Exercise description:
Exactly the lines from the one with "A serial kinematic chain with 4" to the end of the data below should be set down, and no others.

Material provided:
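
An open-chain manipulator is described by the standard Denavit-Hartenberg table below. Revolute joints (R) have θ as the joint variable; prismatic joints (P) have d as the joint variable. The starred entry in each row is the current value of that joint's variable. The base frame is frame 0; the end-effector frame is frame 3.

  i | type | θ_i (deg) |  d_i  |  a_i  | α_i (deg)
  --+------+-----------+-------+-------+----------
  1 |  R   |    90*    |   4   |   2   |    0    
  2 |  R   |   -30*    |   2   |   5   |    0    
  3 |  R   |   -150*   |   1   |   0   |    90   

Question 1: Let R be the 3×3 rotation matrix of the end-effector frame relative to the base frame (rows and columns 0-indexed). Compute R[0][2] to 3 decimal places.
End-effector z-axis (col 2 of R) = (-1.0000,0.0000,0.0000)
R[0][2] = -1.0000

-1.000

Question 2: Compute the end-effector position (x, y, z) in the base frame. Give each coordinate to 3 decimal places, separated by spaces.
after link 1: o_1 = (0.0000, 2.0000, 4.0000)
after link 2: o_2 = (2.5000, 6.3301, 6.0000)
after link 3: o_3 = (2.5000, 6.3301, 7.0000)

2.500 6.330 7.000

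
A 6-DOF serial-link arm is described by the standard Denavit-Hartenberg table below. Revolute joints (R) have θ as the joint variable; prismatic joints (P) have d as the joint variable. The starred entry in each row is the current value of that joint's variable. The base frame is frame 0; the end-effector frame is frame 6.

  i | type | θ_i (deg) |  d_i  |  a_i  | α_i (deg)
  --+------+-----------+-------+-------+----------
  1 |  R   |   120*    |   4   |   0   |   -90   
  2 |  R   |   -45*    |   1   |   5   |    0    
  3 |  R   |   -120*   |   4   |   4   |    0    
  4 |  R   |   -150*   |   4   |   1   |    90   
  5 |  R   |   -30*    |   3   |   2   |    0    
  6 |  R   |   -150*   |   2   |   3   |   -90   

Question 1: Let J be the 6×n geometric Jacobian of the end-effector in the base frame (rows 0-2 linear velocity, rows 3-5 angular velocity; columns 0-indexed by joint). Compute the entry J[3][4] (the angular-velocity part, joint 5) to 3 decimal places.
axis z_4 = (-0.3536,0.6124,0.7071); lever o_n−o_4 = (-0.4535,2.7854,4.4321)
cross product → J_v[:, 4] = (0.7445,1.2463,-0.7071)
J_ω[:, 4] = z_4
entry J[3][4] = -0.3536

-0.354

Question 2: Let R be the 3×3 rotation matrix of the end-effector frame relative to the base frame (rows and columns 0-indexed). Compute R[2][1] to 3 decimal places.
-0.707

End-effector y-axis (col 1 of R) = (0.3536,-0.6124,-0.7071)
R[2][1] = -0.7071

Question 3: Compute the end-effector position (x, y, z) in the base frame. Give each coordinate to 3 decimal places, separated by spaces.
-8.437 -1.386 12.296

after link 1: o_1 = (0.0000, 0.0000, 4.0000)
after link 2: o_2 = (-2.6338, 2.5619, 7.5355)
after link 3: o_3 = (-4.1660, -2.7842, 8.5708)
after link 4: o_4 = (-7.9837, -4.1718, 7.8637)
after link 5: o_5 = (-8.7907, -0.7741, 8.7603)
after link 6: o_6 = (-8.4372, -1.3864, 12.2958)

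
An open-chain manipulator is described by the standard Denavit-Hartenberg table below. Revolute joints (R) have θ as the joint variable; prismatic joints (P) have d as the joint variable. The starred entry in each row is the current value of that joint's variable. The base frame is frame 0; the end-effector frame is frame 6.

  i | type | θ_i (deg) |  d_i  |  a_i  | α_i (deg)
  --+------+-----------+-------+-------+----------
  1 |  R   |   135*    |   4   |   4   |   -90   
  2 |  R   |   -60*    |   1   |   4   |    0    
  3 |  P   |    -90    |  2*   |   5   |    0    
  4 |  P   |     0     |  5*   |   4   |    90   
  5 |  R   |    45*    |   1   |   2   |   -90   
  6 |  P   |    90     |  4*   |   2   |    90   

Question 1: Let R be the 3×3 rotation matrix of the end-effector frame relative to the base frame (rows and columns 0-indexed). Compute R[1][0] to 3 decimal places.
0.354

End-effector x-axis (col 0 of R) = (-0.3536,0.3536,0.8660)
R[1][0] = 0.3536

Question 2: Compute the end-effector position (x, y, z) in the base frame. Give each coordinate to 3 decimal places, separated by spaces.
-8.608 -8.706 12.123

after link 1: o_1 = (-2.8284, 2.8284, 4.0000)
after link 2: o_2 = (-4.9497, 3.5355, 7.4641)
after link 3: o_3 = (-3.3021, -0.9405, 9.9641)
after link 4: o_4 = (-4.3881, -6.9256, 11.9641)
after link 5: o_5 = (-4.1686, -9.1451, 11.8052)
after link 6: o_6 = (-8.6077, -8.7060, 12.1230)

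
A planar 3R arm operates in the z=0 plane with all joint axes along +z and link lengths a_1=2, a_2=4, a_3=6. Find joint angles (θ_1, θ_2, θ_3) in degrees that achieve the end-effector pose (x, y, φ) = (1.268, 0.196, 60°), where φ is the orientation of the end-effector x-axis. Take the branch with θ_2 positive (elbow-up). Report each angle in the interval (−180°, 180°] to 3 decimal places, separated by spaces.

wrist centre = target − a_3·(cos φ, sin φ) = (-1.7320, -5.0002)
cos θ_2 = (28.0013−2²−4²)/(2·2·4) = 0.5001; θ_2 = 59.9944° (elbow-up)
β = atan2(-5.0002,-1.7320) = -109.1055°; ψ = atan2(3.4639,4.0003) = 40.8894°
θ_1 = β − ψ = -149.9950°
θ_3 = φ − θ_1 − θ_2 = 150.0005° (wrapped to (-180°,180°])

-149.995 59.994 150.001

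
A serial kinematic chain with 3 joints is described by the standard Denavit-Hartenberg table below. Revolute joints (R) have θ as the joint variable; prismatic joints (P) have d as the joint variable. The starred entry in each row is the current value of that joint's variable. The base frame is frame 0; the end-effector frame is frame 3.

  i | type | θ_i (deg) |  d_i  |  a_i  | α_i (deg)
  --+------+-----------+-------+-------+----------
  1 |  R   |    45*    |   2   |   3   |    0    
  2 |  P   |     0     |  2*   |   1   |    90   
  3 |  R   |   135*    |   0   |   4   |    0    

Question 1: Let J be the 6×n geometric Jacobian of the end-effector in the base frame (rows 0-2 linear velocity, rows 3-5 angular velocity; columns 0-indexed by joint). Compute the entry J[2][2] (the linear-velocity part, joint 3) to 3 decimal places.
-2.828

axis z_2 = (0.7071,-0.7071,0.0000); lever o_n−o_2 = (-2.0000,-2.0000,2.8284)
cross product → J_v[:, 2] = (-2.0000,-2.0000,-2.8284)
J_ω[:, 2] = z_2
entry J[2][2] = -2.8284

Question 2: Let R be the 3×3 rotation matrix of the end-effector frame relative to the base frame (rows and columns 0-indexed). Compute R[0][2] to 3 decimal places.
0.707

End-effector z-axis (col 2 of R) = (0.7071,-0.7071,0.0000)
R[0][2] = 0.7071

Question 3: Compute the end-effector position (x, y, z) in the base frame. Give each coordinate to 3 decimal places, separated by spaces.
after link 1: o_1 = (2.1213, 2.1213, 2.0000)
after link 2: o_2 = (2.8284, 2.8284, 4.0000)
after link 3: o_3 = (0.8284, 0.8284, 6.8284)

0.828 0.828 6.828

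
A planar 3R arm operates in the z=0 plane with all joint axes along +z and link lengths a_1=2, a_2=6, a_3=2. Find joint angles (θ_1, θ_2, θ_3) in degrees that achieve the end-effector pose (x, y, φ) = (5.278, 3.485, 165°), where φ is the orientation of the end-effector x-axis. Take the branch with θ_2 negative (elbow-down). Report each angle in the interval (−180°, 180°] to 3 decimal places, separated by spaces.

wrist centre = target − a_3·(cos φ, sin φ) = (7.2099, 2.9674)
cos θ_2 = (60.7872−2²−6²)/(2·2·6) = 0.8661; θ_2 = -29.9876° (elbow-down)
β = atan2(2.9674,7.2099) = 22.3706°; ψ = atan2(-2.9989,7.1968) = -22.6213°
θ_1 = β − ψ = 44.9919°
θ_3 = φ − θ_1 − θ_2 = 149.9957° (wrapped to (-180°,180°])

44.992 -29.988 149.996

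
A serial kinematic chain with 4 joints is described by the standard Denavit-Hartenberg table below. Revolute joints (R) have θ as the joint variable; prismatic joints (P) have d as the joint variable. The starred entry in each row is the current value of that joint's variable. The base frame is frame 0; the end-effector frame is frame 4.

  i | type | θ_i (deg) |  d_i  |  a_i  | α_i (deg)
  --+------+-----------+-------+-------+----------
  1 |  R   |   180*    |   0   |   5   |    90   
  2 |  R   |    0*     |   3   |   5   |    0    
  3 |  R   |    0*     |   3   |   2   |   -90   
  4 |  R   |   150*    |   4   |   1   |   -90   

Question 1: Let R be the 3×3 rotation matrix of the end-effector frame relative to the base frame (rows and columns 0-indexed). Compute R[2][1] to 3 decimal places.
-1.000

End-effector y-axis (col 1 of R) = (0.0000,0.0000,-1.0000)
R[2][1] = -1.0000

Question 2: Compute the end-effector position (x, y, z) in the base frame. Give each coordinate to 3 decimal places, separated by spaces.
-11.134 5.500 4.000

after link 1: o_1 = (-5.0000, 0.0000, 0.0000)
after link 2: o_2 = (-10.0000, 3.0000, 0.0000)
after link 3: o_3 = (-12.0000, 6.0000, 0.0000)
after link 4: o_4 = (-11.1340, 5.5000, 4.0000)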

Task response:
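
A serial kinematic chain with 4 joints is described by the standard Denavit-Hartenberg table below. Revolute joints (R) have θ as the joint variable; prismatic joints (P) have d as the joint variable. The starred entry in each row is the current value of that joint's variable. The base frame is frame 0; the end-effector frame is frame 4.

  i | type | θ_i (deg) |  d_i  |  a_i  | α_i (deg)
  --+------+-----------+-------+-------+----------
  1 |  R   |   180*    |   0   |   5   |    90   
  2 |  R   |    0*     |   3   |   5   |    0    
  3 |  R   |    0*     |   3   |   2   |   -90   
  4 |  R   |   150*    |   4   |   1   |   -90   

Question 1: Let R be the 3×3 rotation matrix of the end-effector frame relative to the base frame (rows and columns 0-indexed). Compute R[2][1] to 3 decimal places.
-1.000

End-effector y-axis (col 1 of R) = (0.0000,0.0000,-1.0000)
R[2][1] = -1.0000

Question 2: Compute the end-effector position (x, y, z) in the base frame. Give each coordinate to 3 decimal places, separated by spaces.
-11.134 5.500 4.000

after link 1: o_1 = (-5.0000, 0.0000, 0.0000)
after link 2: o_2 = (-10.0000, 3.0000, 0.0000)
after link 3: o_3 = (-12.0000, 6.0000, 0.0000)
after link 4: o_4 = (-11.1340, 5.5000, 4.0000)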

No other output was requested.